▸ **Saved entries**
╭──

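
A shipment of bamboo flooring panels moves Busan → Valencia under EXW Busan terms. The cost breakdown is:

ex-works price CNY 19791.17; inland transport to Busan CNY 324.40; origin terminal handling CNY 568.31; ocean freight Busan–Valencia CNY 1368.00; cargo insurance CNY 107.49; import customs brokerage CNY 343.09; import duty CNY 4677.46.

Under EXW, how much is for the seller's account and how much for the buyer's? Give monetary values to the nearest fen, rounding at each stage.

EXW: the seller makes goods available at their premises; the buyer bears all onward costs.
Seller's account: goods 19791.17 = 19791.17
Buyer's account: inland to port 324.40 + origin terminal 568.31 + freight 1368.00 + insurance 107.49 + brokerage 343.09 + duty 4677.46 = 7388.75

Seller: CNY 19791.17; buyer: CNY 7388.75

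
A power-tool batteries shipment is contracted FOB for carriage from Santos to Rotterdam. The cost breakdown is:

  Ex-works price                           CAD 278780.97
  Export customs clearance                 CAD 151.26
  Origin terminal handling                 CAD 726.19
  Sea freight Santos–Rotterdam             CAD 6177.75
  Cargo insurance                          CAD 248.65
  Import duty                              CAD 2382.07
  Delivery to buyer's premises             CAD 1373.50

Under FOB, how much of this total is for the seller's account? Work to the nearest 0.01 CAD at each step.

Seller's account: CAD 279658.42

FOB: the seller bears costs until goods are on board at the origin port; the buyer bears freight, insurance and all costs thereafter.
Seller's account: goods 278780.97 + export clearance 151.26 + origin terminal 726.19 = 279658.42
Buyer's account: freight 6177.75 + insurance 248.65 + duty 2382.07 + delivery 1373.50 = 10181.97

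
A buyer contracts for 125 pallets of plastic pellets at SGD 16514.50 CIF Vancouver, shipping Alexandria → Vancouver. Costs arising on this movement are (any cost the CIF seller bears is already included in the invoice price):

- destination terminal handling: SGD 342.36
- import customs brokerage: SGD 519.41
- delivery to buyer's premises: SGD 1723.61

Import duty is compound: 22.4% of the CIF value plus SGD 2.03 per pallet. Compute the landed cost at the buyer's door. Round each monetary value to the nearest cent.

CIF: the seller pays costs through ocean freight and marine insurance to the destination port.
The CIF price already equals the CIF value: 16514.50
Ad valorem component: 16514.50 × 22.4% = 3699.25
Specific component: 125 × 2.03 = 253.75
Import duty = 3699.25 + 253.75 = 3953.00
Buyer bears: destination terminal 342.36 + brokerage 519.41 + delivery 1723.61 + duty 3953.00 = 6538.38
Landed cost = invoice 16514.50 + 6538.38 = 23052.88

Total landed cost: SGD 23052.88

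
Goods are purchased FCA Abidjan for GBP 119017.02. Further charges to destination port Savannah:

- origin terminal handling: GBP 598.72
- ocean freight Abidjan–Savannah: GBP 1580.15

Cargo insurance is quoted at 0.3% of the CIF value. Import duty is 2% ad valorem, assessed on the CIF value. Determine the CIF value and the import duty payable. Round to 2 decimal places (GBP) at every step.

CIF value: GBP 121560.57; import duty: GBP 2431.21

Let C be the CIF value. C = FCA price + pre-shipment costs + freight + 0.3% × C
C − 0.3% × C = 119017.02 + 598.72 + 1580.15
0.997 × C = 121195.89
C = 121195.89 / 0.997 = 121560.57
Insurance premium = 0.3% × 121560.57 = 364.68
Import duty = 121560.57 × 2% = 2431.21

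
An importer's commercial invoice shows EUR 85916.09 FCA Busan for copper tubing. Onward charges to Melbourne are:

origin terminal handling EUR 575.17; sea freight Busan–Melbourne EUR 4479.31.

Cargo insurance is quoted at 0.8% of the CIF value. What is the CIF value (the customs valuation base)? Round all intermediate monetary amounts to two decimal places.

CIF value: EUR 91704.20

Let C be the CIF value. C = FCA price + pre-shipment costs + freight + 0.8% × C
C − 0.8% × C = 85916.09 + 575.17 + 4479.31
0.992 × C = 90970.57
C = 90970.57 / 0.992 = 91704.20
Insurance premium = 0.8% × 91704.20 = 733.63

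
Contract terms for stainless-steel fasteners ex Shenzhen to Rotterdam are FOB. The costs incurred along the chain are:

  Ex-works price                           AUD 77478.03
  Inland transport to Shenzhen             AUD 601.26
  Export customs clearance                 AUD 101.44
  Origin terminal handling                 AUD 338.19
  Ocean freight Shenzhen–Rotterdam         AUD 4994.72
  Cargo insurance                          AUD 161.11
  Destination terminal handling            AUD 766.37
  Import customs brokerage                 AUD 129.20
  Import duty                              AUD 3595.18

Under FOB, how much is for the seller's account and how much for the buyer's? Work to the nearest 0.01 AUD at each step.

FOB: the seller bears costs until goods are on board at the origin port; the buyer bears freight, insurance and all costs thereafter.
Seller's account: goods 77478.03 + inland to port 601.26 + export clearance 101.44 + origin terminal 338.19 = 78518.92
Buyer's account: freight 4994.72 + insurance 161.11 + destination terminal 766.37 + brokerage 129.20 + duty 3595.18 = 9646.58

Seller: AUD 78518.92; buyer: AUD 9646.58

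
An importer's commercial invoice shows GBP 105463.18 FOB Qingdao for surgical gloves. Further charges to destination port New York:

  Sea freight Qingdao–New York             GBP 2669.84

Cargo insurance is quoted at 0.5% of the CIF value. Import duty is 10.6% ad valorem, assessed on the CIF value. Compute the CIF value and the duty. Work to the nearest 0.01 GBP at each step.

CIF value: GBP 108676.40; import duty: GBP 11519.70

Let C be the CIF value. C = FOB price + freight + 0.5% × C
C − 0.5% × C = 105463.18 + 2669.84
0.995 × C = 108133.02
C = 108133.02 / 0.995 = 108676.40
Insurance premium = 0.5% × 108676.40 = 543.38
Import duty = 108676.40 × 10.6% = 11519.70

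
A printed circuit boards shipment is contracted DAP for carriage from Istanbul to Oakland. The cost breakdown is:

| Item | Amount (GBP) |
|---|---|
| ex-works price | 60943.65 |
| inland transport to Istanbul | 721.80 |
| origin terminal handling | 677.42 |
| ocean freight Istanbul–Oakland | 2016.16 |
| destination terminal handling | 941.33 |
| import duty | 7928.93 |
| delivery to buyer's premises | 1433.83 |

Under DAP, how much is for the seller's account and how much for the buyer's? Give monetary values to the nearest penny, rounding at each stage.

Seller: GBP 66734.19; buyer: GBP 7928.93

DAP: the seller bears all costs to the named destination except import duty and clearance.
Seller's account: goods 60943.65 + inland to port 721.80 + origin terminal 677.42 + freight 2016.16 + destination terminal 941.33 + delivery 1433.83 = 66734.19
Buyer's account: duty 7928.93 = 7928.93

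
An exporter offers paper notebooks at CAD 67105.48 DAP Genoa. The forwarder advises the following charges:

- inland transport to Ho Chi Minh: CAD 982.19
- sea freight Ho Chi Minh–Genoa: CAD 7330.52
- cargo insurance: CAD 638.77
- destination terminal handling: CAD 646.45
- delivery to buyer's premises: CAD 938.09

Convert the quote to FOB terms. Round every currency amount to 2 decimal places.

FOB price: CAD 57551.65

Not relevant to the conversion: inland to port — on the seller under both DAP and FOB; already in the DAP price and stays in the FOB price.
From DAP to FOB, the seller no longer bears: freight, insurance, destination terminal, delivery.
FOB price = 67105.48 − 7330.52 − 638.77 − 646.45 − 938.09 = 57551.65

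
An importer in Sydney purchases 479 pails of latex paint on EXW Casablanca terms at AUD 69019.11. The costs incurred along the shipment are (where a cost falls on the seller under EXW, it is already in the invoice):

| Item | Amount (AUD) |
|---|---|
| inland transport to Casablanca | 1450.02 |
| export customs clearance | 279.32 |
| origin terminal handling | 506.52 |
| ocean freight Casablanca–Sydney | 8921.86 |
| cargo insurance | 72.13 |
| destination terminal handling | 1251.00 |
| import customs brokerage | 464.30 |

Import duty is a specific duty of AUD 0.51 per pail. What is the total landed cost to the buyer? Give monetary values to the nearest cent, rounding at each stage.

EXW: the seller makes goods available at their premises; the buyer bears all onward costs.
CIF value = EXW price + inland to port + export clearance + origin terminal + freight + insurance = 69019.11 + 1450.02 + 279.32 + 506.52 + 8921.86 + 72.13 = 80248.96
Import duty = 479 × 0.51 = 244.29
Buyer bears: inland to port 1450.02 + export clearance 279.32 + origin terminal 506.52 + freight 8921.86 + insurance 72.13 + destination terminal 1251.00 + brokerage 464.30 + duty 244.29 = 13189.44
Landed cost = invoice 69019.11 + 13189.44 = 82208.55

Total landed cost: AUD 82208.55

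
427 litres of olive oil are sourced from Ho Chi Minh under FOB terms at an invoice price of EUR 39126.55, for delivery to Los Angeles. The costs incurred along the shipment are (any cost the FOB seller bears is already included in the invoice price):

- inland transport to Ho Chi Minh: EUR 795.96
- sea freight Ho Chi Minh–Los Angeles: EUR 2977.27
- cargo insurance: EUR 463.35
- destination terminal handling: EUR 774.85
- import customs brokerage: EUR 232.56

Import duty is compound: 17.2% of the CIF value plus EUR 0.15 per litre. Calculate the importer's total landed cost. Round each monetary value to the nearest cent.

Total landed cost: EUR 50960.18

FOB: the seller bears costs until goods are on board at the origin port; the buyer bears freight, insurance and all costs thereafter.
Already in the invoice (seller's account under FOB): inland to port — exclude.
CIF value = FOB price + freight + insurance = 39126.55 + 2977.27 + 463.35 = 42567.17
Ad valorem component: 42567.17 × 17.2% = 7321.55
Specific component: 427 × 0.15 = 64.05
Import duty = 7321.55 + 64.05 = 7385.60
Buyer bears: freight 2977.27 + insurance 463.35 + destination terminal 774.85 + brokerage 232.56 + duty 7385.60 = 11833.63
Landed cost = invoice 39126.55 + 11833.63 = 50960.18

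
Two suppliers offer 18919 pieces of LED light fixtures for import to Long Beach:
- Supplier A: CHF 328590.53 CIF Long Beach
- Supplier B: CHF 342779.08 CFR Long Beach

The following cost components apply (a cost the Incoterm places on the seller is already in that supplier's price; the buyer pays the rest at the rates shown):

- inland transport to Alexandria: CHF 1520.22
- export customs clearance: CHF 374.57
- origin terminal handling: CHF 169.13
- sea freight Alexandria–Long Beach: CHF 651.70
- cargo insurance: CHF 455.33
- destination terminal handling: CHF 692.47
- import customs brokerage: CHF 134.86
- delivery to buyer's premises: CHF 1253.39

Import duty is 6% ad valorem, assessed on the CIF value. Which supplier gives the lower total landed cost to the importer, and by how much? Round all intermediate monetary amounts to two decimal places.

Supplier A is cheaper by CHF 15522.51

Supplier A (CIF):
The CIF price already equals the CIF value: 328590.53
Import duty = 328590.53 × 6% = 19715.43
Buyer bears (A): 692.47 + 134.86 + 1253.39 = 2080.72
Landed cost (A) = invoice 328590.53 + 2080.72 + duty 19715.43 = 350386.68
Supplier B (CFR):
CIF value = CFR price + insurance = 342779.08 + 455.33 = 343234.41
Import duty = 343234.41 × 6% = 20594.06
Buyer bears (B): 455.33 + 692.47 + 134.86 + 1253.39 = 2536.05
Landed cost (B) = invoice 342779.08 + 2536.05 + duty 20594.06 = 365909.19
Difference = |350386.68 − 365909.19| = 15522.51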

╰──

▸ **Exercise**
Every line in the records above that contains the word "Rotterdam" should be copied out.

▸ **Your response**
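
A power-tool batteries shipment is contracted FOB for carriage from Santos to Rotterdam. The cost breakdown is:
  Sea freight Santos–Rotterdam             CAD 6177.75
Contract terms for stainless-steel fasteners ex Shenzhen to Rotterdam are FOB. The costs incurred along the chain are:
  Ocean freight Shenzhen–Rotterdam         AUD 4994.72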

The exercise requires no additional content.